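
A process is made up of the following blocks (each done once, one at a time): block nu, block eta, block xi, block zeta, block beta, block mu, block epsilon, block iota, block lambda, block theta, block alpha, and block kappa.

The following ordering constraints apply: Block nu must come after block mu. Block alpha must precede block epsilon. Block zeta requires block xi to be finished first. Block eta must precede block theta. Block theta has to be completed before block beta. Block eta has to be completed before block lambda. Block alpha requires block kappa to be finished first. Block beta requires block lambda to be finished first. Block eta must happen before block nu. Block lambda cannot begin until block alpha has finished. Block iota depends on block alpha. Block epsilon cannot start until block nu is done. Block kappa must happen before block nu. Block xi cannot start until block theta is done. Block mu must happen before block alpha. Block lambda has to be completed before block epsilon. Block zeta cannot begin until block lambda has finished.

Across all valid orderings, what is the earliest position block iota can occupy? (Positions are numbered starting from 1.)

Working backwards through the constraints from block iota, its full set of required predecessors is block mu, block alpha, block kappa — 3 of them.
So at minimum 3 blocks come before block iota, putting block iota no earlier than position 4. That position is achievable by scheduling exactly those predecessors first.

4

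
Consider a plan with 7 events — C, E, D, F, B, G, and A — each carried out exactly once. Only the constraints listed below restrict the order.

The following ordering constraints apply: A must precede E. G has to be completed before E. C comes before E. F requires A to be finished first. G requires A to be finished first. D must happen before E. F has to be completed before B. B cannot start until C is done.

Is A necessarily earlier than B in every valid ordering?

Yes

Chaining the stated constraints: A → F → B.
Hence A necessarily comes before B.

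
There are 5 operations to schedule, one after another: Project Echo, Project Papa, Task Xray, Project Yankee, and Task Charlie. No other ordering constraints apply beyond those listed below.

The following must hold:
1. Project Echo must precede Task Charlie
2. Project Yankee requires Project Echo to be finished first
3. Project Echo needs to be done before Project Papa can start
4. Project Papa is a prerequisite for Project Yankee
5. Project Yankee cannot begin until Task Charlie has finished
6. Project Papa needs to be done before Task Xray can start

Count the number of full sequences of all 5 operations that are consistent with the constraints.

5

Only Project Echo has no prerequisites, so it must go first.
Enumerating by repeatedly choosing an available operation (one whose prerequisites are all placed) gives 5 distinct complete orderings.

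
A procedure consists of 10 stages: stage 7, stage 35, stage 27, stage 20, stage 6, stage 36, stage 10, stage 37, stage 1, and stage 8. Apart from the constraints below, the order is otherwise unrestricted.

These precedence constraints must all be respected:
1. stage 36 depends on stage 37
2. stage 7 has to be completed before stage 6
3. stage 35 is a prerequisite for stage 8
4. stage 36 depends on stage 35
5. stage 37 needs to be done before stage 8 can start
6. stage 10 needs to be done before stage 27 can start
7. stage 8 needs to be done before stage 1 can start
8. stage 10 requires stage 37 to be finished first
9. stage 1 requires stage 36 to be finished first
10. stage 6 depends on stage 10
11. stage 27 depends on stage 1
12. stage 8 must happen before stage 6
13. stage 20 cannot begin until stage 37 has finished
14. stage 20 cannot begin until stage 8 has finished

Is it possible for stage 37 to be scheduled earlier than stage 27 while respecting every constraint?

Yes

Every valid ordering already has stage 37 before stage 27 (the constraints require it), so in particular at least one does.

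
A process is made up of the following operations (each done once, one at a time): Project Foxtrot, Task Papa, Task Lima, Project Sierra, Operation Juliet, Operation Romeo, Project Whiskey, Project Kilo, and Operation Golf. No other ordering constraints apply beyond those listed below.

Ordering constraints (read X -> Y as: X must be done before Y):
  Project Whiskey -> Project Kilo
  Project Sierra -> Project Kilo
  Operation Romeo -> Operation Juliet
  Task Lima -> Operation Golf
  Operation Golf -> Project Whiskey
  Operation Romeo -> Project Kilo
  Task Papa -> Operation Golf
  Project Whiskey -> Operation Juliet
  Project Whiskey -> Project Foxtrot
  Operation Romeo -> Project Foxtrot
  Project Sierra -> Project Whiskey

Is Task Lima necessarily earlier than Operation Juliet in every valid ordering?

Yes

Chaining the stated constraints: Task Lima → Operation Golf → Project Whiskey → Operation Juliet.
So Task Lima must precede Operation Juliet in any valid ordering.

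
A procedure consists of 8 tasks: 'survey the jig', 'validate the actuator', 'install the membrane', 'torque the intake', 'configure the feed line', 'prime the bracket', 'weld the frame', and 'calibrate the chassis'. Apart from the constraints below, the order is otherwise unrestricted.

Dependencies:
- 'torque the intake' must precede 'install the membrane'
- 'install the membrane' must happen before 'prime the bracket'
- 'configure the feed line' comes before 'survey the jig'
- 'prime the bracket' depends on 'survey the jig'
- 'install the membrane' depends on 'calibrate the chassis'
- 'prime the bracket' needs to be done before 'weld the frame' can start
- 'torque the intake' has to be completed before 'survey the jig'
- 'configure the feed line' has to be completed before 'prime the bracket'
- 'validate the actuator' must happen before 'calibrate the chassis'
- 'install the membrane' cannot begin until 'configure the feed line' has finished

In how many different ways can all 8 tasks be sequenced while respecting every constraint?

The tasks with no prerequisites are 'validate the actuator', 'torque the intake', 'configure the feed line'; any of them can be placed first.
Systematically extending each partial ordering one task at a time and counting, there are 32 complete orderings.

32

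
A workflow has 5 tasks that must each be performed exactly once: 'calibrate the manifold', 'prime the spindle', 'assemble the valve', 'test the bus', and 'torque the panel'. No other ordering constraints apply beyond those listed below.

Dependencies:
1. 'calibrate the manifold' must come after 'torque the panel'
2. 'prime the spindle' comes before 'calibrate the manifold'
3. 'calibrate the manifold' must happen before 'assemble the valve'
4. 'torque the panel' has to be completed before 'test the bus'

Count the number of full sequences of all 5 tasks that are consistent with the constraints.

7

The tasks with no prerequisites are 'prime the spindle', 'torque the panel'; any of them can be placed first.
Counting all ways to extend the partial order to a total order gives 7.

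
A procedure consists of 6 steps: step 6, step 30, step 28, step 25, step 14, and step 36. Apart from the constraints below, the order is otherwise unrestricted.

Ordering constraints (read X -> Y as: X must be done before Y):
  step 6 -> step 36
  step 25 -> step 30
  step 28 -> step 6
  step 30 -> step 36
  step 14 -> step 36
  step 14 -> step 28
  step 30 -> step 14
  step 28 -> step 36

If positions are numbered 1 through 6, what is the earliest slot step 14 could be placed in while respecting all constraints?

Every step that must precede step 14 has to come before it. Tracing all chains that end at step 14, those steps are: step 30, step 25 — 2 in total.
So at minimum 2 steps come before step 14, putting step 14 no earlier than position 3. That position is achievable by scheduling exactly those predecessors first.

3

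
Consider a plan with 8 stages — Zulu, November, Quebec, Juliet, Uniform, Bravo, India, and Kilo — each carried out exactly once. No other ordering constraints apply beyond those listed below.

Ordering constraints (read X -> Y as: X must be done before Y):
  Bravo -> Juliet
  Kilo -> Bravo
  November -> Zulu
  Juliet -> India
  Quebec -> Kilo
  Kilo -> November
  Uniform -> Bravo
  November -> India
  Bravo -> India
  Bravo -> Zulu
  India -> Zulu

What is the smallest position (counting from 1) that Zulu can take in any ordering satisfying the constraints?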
• • • • •
* REQUIRED ACTION: Check each line of the records for the word "made", and show the lines that contain it.

* SOLUTION:
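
A process is made up of the following blocks (each done once, one at a time): block nu, block eta, block xi, block zeta, block beta, block mu, block epsilon, block iota, block lambda, block theta, block alpha, and block kappa.
A process is made up of the following operations (each done once, one at a time): Project Foxtrot, Task Papa, Task Lima, Project Sierra, Operation Juliet, Operation Romeo, Project Whiskey, Project Kilo, and Operation Golf. No other ordering constraints apply beyond those listed below.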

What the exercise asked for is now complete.